Dataset entries:
──────────

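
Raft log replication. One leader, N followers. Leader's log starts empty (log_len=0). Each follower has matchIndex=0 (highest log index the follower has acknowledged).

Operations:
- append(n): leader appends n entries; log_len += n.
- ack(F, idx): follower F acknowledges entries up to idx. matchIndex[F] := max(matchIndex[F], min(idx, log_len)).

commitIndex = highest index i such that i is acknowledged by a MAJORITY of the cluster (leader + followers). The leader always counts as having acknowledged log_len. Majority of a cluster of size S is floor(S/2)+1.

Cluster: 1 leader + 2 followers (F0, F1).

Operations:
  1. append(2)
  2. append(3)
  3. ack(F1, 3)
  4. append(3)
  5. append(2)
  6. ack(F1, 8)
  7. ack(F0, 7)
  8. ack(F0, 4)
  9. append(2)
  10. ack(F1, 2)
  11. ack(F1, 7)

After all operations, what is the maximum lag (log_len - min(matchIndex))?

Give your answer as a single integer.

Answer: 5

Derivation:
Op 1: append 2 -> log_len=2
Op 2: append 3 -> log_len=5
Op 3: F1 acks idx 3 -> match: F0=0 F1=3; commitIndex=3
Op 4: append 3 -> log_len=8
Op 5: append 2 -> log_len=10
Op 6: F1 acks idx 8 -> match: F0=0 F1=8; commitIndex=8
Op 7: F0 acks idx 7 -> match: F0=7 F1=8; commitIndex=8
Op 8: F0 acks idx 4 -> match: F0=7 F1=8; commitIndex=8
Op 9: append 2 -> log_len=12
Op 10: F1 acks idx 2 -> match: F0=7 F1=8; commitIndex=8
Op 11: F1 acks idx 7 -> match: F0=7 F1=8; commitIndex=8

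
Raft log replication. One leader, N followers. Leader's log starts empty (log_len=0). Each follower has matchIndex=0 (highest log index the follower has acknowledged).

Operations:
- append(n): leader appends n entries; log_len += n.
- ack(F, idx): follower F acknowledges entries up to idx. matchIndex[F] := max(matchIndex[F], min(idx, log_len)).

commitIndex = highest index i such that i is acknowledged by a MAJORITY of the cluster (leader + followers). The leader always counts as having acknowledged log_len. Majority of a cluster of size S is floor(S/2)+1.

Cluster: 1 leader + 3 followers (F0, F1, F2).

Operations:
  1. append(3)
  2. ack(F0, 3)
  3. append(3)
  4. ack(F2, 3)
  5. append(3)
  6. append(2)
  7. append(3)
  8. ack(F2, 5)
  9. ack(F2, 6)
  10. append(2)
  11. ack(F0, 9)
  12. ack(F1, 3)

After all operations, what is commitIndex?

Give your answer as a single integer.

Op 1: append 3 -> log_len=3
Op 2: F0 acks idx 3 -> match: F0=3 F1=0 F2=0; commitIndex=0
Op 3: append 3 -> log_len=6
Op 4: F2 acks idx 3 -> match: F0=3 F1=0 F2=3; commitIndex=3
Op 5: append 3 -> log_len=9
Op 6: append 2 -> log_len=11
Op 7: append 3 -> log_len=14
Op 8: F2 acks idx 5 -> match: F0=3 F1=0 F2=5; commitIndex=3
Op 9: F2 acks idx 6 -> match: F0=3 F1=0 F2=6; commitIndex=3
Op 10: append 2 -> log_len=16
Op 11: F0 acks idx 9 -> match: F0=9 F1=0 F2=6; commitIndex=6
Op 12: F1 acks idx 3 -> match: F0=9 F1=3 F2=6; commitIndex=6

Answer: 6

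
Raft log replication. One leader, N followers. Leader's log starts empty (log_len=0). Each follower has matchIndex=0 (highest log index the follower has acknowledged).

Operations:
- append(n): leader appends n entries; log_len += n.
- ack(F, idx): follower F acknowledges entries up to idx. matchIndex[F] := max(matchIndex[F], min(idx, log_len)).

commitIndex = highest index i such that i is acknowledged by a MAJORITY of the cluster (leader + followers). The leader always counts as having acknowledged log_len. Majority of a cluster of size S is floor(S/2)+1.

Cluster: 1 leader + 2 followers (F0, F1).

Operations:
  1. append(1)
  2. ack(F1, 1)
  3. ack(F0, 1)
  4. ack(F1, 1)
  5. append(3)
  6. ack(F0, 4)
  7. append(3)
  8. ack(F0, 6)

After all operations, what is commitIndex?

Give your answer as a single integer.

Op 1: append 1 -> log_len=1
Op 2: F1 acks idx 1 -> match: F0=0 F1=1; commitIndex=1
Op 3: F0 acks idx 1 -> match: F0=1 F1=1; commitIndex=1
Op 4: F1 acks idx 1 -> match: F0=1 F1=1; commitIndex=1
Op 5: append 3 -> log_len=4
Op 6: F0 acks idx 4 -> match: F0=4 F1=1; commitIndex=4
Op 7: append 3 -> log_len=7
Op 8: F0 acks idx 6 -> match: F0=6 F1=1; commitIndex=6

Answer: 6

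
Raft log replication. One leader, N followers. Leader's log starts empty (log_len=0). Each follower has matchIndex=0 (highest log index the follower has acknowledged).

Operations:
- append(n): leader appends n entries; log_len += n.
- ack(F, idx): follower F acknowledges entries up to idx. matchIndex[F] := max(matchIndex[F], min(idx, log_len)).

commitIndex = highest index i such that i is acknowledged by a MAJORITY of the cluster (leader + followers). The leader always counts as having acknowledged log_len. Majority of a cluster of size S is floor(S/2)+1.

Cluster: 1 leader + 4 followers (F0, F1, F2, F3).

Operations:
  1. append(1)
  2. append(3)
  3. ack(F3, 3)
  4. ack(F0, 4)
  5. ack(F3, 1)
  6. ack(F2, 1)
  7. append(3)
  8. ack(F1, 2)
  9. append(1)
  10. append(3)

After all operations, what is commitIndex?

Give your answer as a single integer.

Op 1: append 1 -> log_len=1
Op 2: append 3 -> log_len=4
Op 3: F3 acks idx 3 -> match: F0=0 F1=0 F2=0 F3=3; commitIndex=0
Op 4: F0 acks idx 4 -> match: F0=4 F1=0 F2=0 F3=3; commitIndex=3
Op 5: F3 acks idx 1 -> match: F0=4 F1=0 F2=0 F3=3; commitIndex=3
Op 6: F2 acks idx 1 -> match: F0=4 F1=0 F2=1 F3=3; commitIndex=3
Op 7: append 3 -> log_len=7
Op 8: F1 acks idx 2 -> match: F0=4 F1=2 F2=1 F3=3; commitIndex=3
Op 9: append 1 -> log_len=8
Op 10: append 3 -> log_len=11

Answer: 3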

──────────

◆ Work task
Reproduce each entry exactly, with nothing missing.

◆ Answer to the problem
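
Raft log replication. One leader, N followers. Leader's log starts empty (log_len=0). Each follower has matchIndex=0 (highest log index the follower has acknowledged).

Operations:
- append(n): leader appends n entries; log_len += n.
- ack(F, idx): follower F acknowledges entries up to idx. matchIndex[F] := max(matchIndex[F], min(idx, log_len)).

commitIndex = highest index i such that i is acknowledged by a MAJORITY of the cluster (leader + followers). The leader always counts as having acknowledged log_len. Majority of a cluster of size S is floor(S/2)+1.

Cluster: 1 leader + 2 followers (F0, F1).

Operations:
  1. append(2)
  2. append(3)
  3. ack(F1, 3)
  4. append(3)
  5. append(2)
  6. ack(F1, 8)
  7. ack(F0, 7)
  8. ack(F0, 4)
  9. append(2)
  10. ack(F1, 2)
  11. ack(F1, 7)

After all operations, what is the maximum lag (log_len - min(matchIndex))?

Give your answer as a single integer.

Answer: 5

Derivation:
Op 1: append 2 -> log_len=2
Op 2: append 3 -> log_len=5
Op 3: F1 acks idx 3 -> match: F0=0 F1=3; commitIndex=3
Op 4: append 3 -> log_len=8
Op 5: append 2 -> log_len=10
Op 6: F1 acks idx 8 -> match: F0=0 F1=8; commitIndex=8
Op 7: F0 acks idx 7 -> match: F0=7 F1=8; commitIndex=8
Op 8: F0 acks idx 4 -> match: F0=7 F1=8; commitIndex=8
Op 9: append 2 -> log_len=12
Op 10: F1 acks idx 2 -> match: F0=7 F1=8; commitIndex=8
Op 11: F1 acks idx 7 -> match: F0=7 F1=8; commitIndex=8

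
Raft log replication. One leader, N followers. Leader's log starts empty (log_len=0). Each follower has matchIndex=0 (highest log index the follower has acknowledged).

Operations:
- append(n): leader appends n entries; log_len += n.
- ack(F, idx): follower F acknowledges entries up to idx. matchIndex[F] := max(matchIndex[F], min(idx, log_len)).

commitIndex = highest index i such that i is acknowledged by a MAJORITY of the cluster (leader + followers). The leader always counts as having acknowledged log_len. Majority of a cluster of size S is floor(S/2)+1.

Cluster: 1 leader + 3 followers (F0, F1, F2).

Operations:
  1. append(3)
  2. ack(F0, 3)
  3. append(3)
  4. ack(F2, 3)
  5. append(3)
  6. append(2)
  7. append(3)
  8. ack(F2, 5)
  9. ack(F2, 6)
  10. append(2)
  11. ack(F0, 9)
  12. ack(F1, 3)

After all operations, what is commitIndex?

Give your answer as a single integer.

Op 1: append 3 -> log_len=3
Op 2: F0 acks idx 3 -> match: F0=3 F1=0 F2=0; commitIndex=0
Op 3: append 3 -> log_len=6
Op 4: F2 acks idx 3 -> match: F0=3 F1=0 F2=3; commitIndex=3
Op 5: append 3 -> log_len=9
Op 6: append 2 -> log_len=11
Op 7: append 3 -> log_len=14
Op 8: F2 acks idx 5 -> match: F0=3 F1=0 F2=5; commitIndex=3
Op 9: F2 acks idx 6 -> match: F0=3 F1=0 F2=6; commitIndex=3
Op 10: append 2 -> log_len=16
Op 11: F0 acks idx 9 -> match: F0=9 F1=0 F2=6; commitIndex=6
Op 12: F1 acks idx 3 -> match: F0=9 F1=3 F2=6; commitIndex=6

Answer: 6

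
Raft log replication. One leader, N followers. Leader's log starts empty (log_len=0). Each follower has matchIndex=0 (highest log index the follower has acknowledged).

Operations:
- append(n): leader appends n entries; log_len += n.
- ack(F, idx): follower F acknowledges entries up to idx. matchIndex[F] := max(matchIndex[F], min(idx, log_len)).

commitIndex = highest index i such that i is acknowledged by a MAJORITY of the cluster (leader + followers). The leader always counts as having acknowledged log_len. Majority of a cluster of size S is floor(S/2)+1.

Cluster: 1 leader + 2 followers (F0, F1).

Operations:
  1. append(1)
  2. ack(F1, 1)
  3. ack(F0, 1)
  4. ack(F1, 1)
  5. append(3)
  6. ack(F0, 4)
  7. append(3)
  8. ack(F0, 6)

After all operations, what is commitIndex?

Give your answer as a single integer.

Op 1: append 1 -> log_len=1
Op 2: F1 acks idx 1 -> match: F0=0 F1=1; commitIndex=1
Op 3: F0 acks idx 1 -> match: F0=1 F1=1; commitIndex=1
Op 4: F1 acks idx 1 -> match: F0=1 F1=1; commitIndex=1
Op 5: append 3 -> log_len=4
Op 6: F0 acks idx 4 -> match: F0=4 F1=1; commitIndex=4
Op 7: append 3 -> log_len=7
Op 8: F0 acks idx 6 -> match: F0=6 F1=1; commitIndex=6

Answer: 6

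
Raft log replication. One leader, N followers. Leader's log starts empty (log_len=0). Each follower has matchIndex=0 (highest log index the follower has acknowledged).

Operations:
- append(n): leader appends n entries; log_len += n.
- ack(F, idx): follower F acknowledges entries up to idx. matchIndex[F] := max(matchIndex[F], min(idx, log_len)).

commitIndex = highest index i such that i is acknowledged by a MAJORITY of the cluster (leader + followers). The leader always counts as having acknowledged log_len. Majority of a cluster of size S is floor(S/2)+1.

Cluster: 1 leader + 4 followers (F0, F1, F2, F3).

Operations:
  1. append(1)
  2. append(3)
  3. ack(F3, 3)
  4. ack(F0, 4)
  5. ack(F3, 1)
  6. ack(F2, 1)
  7. append(3)
  8. ack(F1, 2)
  9. append(1)
  10. append(3)

After all operations, what is commitIndex?

Give your answer as a single integer.

Op 1: append 1 -> log_len=1
Op 2: append 3 -> log_len=4
Op 3: F3 acks idx 3 -> match: F0=0 F1=0 F2=0 F3=3; commitIndex=0
Op 4: F0 acks idx 4 -> match: F0=4 F1=0 F2=0 F3=3; commitIndex=3
Op 5: F3 acks idx 1 -> match: F0=4 F1=0 F2=0 F3=3; commitIndex=3
Op 6: F2 acks idx 1 -> match: F0=4 F1=0 F2=1 F3=3; commitIndex=3
Op 7: append 3 -> log_len=7
Op 8: F1 acks idx 2 -> match: F0=4 F1=2 F2=1 F3=3; commitIndex=3
Op 9: append 1 -> log_len=8
Op 10: append 3 -> log_len=11

Answer: 3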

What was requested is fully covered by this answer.